=== REQUIRED WORK ===
Copy out once more, exactly, the line with "A semi-trailer truck" and all the lines after it, up to the last line of the data.

=== DATA PROVIDED ===
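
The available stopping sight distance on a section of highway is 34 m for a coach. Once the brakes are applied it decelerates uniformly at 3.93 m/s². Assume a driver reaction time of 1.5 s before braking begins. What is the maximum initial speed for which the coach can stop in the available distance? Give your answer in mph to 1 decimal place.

Stopping distance: v·t_r + v²/(2a) = 34 with t_r = 1.5 s and a = 3.930 m/s².
So v² + 11.790 v − 267.24 = 0.
Positive root: v = −a·t_r + √((a·t_r)² + 2a·d) = −5.895 + √(34.751 + 267.24) = 11.4829 m/s.
11.4829 m/s ÷ 0.44704 = 25.687 mph.

Maximum speed ≈ 25.7 mph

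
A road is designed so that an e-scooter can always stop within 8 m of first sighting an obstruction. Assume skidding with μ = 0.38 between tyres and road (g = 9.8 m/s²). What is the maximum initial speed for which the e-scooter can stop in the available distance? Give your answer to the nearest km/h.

a = μg = 0.38 × 9.8 = 3.724 m/s².
v²/(2a) = d ⇒ v = √(2 × 3.724 × 8) = √59.58 = 7.7188 m/s.
7.7188 m/s × 3.6 = 27.788 km/h.

Maximum speed ≈ 28 km/h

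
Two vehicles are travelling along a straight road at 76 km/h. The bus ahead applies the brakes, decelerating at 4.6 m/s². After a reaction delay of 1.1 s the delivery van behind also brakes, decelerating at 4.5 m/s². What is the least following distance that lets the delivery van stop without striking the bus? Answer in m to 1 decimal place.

Minimum gap ≈ 24.3 m

76 km/h ÷ 3.6 = 21.1111 m/s.
Leader travels v²/(2a_L) = 445.679 / 9.200 = 48.443 m before stopping.
Follower covers v·t_r = 21.1111 × 1.1 = 23.222 m while reacting, then v²/(2a_F) = 445.679 / 9.000 = 49.520 m while braking, for a total of 23.222 + 49.520 = 72.742 m.
Since a_F ≤ a_L and the follower starts braking later, the follower is never slower than the leader, so the closest approach is when both have stopped.
Minimum gap = 72.742 − 48.443 = 24.299 m.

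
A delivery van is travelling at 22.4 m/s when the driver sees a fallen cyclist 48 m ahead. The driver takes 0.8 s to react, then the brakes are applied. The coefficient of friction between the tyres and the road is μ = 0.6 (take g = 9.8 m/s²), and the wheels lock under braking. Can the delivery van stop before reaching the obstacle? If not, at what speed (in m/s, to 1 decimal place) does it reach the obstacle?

No — it strikes the obstacle at 12.2 m/s

a = μg = 0.6 × 9.8 = 5.880 m/s².
Reaction distance = 22.4000 × 0.8 = 17.920 m.
Braking distance needed to stop: v²/(2a) = 501.760 / 11.760 = 42.667 m, so total needed = 17.920 + 42.667 = 60.587 m > 48 m — it cannot stop.
Distance remaining when braking begins: 48 − 17.920 = 30.080 m.
v² = v₀² − 2a·d = 501.760 − 2 × 5.880 × 30.080 = 148.019 m²/s².
v = √148.019 = 12.166 m/s.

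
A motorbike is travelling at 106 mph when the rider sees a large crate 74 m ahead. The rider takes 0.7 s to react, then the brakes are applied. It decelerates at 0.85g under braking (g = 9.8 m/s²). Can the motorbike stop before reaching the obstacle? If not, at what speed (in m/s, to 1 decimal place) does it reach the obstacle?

No — it strikes the obstacle at 39.6 m/s

106 mph × 0.44704 = 47.3862 m/s.
a = 0.85 × 9.8 = 8.330 m/s².
Reaction distance = 47.3862 × 0.7 = 33.170 m.
Braking distance needed to stop: v²/(2a) = 2245.452 / 16.660 = 134.781 m, so total needed = 33.170 + 134.781 = 167.951 m > 74 m — it cannot stop.
Distance remaining when braking begins: 74 − 33.170 = 40.830 m.
v² = v₀² − 2a·d = 2245.452 − 2 × 8.330 × 40.830 = 1565.224 m²/s².
v = √1565.224 = 39.563 m/s.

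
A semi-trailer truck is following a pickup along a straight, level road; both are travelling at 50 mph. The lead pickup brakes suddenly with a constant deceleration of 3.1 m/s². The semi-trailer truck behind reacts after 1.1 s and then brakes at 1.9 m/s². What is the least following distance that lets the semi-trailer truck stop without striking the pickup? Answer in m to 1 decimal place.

50 mph × 0.44704 = 22.3520 m/s.
Leader travels v²/(2a_L) = 499.612 / 6.200 = 80.583 m before stopping.
Follower covers v·t_r = 22.3520 × 1.1 = 24.587 m while reacting, then v²/(2a_F) = 499.612 / 3.800 = 131.477 m while braking, for a total of 24.587 + 131.477 = 156.064 m.
Since a_F ≤ a_L and the follower starts braking later, the follower is never slower than the leader, so the closest approach is when both have stopped.
Minimum gap = 156.064 − 80.583 = 75.481 m.

Minimum gap ≈ 75.5 m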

=== ANSWER SECTION ===
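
A semi-trailer truck is following a pickup along a straight, level road; both are travelling at 50 mph. The lead pickup brakes suddenly with a constant deceleration of 3.1 m/s². The semi-trailer truck behind reacts after 1.1 s and then brakes at 1.9 m/s². What is the least following distance that lets the semi-trailer truck stop without striking the pickup? Answer in m to 1 decimal place.

50 mph × 0.44704 = 22.3520 m/s.
Leader travels v²/(2a_L) = 499.612 / 6.200 = 80.583 m before stopping.
Follower covers v·t_r = 22.3520 × 1.1 = 24.587 m while reacting, then v²/(2a_F) = 499.612 / 3.800 = 131.477 m while braking, for a total of 24.587 + 131.477 = 156.064 m.
Since a_F ≤ a_L and the follower starts braking later, the follower is never slower than the leader, so the closest approach is when both have stopped.
Minimum gap = 156.064 − 80.583 = 75.481 m.

Minimum gap ≈ 75.5 m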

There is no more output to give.